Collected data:
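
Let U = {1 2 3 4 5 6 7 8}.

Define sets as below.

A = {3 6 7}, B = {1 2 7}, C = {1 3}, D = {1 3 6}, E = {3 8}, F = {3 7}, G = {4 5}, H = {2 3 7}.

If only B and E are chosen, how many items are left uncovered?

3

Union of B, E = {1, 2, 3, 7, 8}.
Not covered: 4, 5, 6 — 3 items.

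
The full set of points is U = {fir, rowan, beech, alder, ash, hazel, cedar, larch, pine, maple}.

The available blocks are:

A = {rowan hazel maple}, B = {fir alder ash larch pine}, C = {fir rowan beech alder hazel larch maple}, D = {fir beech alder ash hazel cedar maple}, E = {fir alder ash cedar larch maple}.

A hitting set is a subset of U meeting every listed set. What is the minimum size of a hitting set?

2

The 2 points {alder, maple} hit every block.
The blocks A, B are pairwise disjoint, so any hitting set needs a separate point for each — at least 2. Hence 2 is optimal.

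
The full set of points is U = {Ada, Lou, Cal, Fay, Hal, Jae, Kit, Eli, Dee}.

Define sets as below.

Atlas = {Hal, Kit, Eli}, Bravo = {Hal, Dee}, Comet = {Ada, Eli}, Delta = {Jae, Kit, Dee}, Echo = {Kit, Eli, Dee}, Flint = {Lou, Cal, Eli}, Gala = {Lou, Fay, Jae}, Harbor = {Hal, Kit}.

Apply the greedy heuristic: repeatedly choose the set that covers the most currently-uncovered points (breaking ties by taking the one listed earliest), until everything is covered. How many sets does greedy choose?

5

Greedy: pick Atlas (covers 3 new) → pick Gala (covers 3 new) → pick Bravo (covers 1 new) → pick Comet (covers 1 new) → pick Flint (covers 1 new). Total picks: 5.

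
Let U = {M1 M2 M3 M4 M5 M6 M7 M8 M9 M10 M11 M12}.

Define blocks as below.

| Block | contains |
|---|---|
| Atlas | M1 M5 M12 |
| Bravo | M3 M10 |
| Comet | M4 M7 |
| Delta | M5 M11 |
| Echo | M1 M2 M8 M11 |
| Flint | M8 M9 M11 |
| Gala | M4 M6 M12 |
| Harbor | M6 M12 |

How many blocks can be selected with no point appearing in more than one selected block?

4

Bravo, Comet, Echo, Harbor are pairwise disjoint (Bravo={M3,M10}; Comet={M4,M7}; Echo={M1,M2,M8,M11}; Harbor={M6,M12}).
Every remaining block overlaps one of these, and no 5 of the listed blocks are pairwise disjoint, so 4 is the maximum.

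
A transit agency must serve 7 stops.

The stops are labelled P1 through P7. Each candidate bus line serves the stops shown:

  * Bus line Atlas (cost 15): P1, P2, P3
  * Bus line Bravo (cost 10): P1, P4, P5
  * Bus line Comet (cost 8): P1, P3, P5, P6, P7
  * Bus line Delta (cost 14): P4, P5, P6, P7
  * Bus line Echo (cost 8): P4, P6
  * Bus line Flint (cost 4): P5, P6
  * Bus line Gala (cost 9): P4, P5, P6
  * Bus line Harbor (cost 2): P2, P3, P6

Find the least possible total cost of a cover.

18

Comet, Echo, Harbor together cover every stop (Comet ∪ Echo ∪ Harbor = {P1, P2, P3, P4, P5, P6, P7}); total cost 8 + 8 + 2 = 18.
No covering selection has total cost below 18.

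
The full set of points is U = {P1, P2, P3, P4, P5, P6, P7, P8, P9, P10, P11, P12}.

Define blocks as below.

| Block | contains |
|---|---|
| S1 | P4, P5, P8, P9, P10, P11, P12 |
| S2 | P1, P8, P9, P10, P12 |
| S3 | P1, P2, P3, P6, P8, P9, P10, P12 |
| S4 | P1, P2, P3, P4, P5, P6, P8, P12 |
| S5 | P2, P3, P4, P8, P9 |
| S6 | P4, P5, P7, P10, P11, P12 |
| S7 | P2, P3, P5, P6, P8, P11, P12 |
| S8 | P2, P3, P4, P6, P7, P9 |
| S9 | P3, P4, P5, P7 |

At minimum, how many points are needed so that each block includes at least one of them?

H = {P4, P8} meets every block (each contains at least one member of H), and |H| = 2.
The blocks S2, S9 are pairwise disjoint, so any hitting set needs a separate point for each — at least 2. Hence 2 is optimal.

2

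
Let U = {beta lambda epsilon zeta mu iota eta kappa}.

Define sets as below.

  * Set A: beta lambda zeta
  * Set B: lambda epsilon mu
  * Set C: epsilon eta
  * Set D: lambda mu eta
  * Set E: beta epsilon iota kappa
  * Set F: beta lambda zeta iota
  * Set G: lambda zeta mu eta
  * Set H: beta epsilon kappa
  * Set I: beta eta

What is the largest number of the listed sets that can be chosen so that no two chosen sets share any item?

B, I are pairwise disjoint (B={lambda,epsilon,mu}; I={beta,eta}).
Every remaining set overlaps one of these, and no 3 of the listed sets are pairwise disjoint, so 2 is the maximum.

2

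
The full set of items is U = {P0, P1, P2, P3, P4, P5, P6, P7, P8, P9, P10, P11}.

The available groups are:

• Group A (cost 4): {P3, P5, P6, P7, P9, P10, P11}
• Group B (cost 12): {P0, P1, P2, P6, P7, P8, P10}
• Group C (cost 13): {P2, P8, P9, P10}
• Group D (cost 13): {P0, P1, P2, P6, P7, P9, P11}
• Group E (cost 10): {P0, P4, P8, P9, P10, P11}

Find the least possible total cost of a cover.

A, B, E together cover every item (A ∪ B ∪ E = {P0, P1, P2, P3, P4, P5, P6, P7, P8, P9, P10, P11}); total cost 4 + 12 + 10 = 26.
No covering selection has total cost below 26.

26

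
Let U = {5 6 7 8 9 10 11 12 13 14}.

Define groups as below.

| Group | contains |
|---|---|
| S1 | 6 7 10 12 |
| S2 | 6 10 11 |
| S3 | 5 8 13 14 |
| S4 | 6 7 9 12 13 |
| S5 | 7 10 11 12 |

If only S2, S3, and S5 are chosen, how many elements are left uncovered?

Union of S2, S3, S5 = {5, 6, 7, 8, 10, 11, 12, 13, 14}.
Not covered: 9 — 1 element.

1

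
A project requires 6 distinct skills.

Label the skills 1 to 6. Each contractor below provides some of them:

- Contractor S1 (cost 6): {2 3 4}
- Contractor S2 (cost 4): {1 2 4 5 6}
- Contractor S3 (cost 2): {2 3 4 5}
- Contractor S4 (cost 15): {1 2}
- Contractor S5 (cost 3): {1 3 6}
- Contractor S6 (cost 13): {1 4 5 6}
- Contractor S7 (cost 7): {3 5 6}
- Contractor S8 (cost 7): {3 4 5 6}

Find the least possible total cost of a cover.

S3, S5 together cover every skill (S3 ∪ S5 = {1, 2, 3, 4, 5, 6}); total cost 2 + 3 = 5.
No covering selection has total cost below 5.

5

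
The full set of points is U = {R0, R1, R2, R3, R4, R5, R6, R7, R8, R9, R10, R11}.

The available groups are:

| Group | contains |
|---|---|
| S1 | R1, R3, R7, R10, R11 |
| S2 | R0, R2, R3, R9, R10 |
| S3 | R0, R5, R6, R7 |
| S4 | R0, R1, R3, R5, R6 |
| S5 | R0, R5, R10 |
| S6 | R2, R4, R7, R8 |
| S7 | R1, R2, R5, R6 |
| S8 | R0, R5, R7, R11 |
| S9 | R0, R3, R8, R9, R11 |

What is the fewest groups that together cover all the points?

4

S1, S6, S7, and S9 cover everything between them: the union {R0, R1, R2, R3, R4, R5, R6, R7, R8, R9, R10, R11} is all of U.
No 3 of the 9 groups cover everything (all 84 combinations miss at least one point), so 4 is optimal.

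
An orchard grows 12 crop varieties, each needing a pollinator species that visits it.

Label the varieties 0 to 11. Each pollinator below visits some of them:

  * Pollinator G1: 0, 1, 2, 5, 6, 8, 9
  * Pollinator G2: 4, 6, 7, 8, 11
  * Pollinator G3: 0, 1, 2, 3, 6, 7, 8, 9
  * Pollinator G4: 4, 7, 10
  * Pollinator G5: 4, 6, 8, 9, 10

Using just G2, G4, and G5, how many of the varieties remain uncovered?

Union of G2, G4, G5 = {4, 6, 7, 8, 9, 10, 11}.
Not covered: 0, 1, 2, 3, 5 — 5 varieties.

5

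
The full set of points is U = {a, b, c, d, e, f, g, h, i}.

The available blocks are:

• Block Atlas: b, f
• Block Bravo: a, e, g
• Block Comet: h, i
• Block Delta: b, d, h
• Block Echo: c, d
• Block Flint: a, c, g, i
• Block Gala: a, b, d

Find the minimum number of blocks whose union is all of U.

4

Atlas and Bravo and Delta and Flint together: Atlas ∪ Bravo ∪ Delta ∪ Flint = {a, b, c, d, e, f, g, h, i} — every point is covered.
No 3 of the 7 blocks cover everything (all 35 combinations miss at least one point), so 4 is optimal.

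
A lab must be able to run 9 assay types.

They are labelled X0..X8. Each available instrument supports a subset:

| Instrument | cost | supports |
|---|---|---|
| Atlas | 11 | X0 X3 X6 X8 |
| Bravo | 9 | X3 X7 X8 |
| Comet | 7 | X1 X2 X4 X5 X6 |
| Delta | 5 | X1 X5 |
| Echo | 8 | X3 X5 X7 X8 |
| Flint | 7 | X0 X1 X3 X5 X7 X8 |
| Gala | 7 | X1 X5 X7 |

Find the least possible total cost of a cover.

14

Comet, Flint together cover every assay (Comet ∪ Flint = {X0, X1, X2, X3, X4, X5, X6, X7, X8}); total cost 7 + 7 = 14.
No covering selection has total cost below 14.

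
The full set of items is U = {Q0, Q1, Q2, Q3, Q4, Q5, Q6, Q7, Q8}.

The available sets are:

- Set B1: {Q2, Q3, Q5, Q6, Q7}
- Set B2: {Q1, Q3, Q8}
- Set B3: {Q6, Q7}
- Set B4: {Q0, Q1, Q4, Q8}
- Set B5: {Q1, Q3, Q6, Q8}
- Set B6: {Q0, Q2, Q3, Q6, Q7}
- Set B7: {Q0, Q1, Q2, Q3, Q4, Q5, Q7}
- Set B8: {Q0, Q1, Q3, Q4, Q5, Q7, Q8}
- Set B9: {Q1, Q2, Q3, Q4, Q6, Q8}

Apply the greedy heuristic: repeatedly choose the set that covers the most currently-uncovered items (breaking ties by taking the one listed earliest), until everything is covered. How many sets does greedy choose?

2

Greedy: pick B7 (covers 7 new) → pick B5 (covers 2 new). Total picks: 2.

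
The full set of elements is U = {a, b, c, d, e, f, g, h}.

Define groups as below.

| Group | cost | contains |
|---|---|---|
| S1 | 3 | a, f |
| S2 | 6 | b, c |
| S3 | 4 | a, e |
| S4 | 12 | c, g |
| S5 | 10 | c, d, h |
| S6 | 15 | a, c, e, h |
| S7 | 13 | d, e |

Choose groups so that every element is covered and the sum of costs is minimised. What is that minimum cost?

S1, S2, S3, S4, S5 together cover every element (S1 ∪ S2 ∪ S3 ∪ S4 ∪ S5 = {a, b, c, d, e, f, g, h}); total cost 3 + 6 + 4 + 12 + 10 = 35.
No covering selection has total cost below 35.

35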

» **Exercise**: With the first line being the one containing "7 10 11 12 |" and the last line the one containing "- Contractor S5", transcribe exactly the lines above that fall in that range.

» **Answer section**:
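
| S5 | 7 10 11 12 |

If only S2, S3, and S5 are chosen, how many elements are left uncovered?

Union of S2, S3, S5 = {5, 6, 7, 8, 10, 11, 12, 13, 14}.
Not covered: 9 — 1 element.

1

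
A project requires 6 distinct skills.

Label the skills 1 to 6. Each contractor below provides some of them:

- Contractor S1 (cost 6): {2 3 4}
- Contractor S2 (cost 4): {1 2 4 5 6}
- Contractor S3 (cost 2): {2 3 4 5}
- Contractor S4 (cost 15): {1 2}
- Contractor S5 (cost 3): {1 3 6}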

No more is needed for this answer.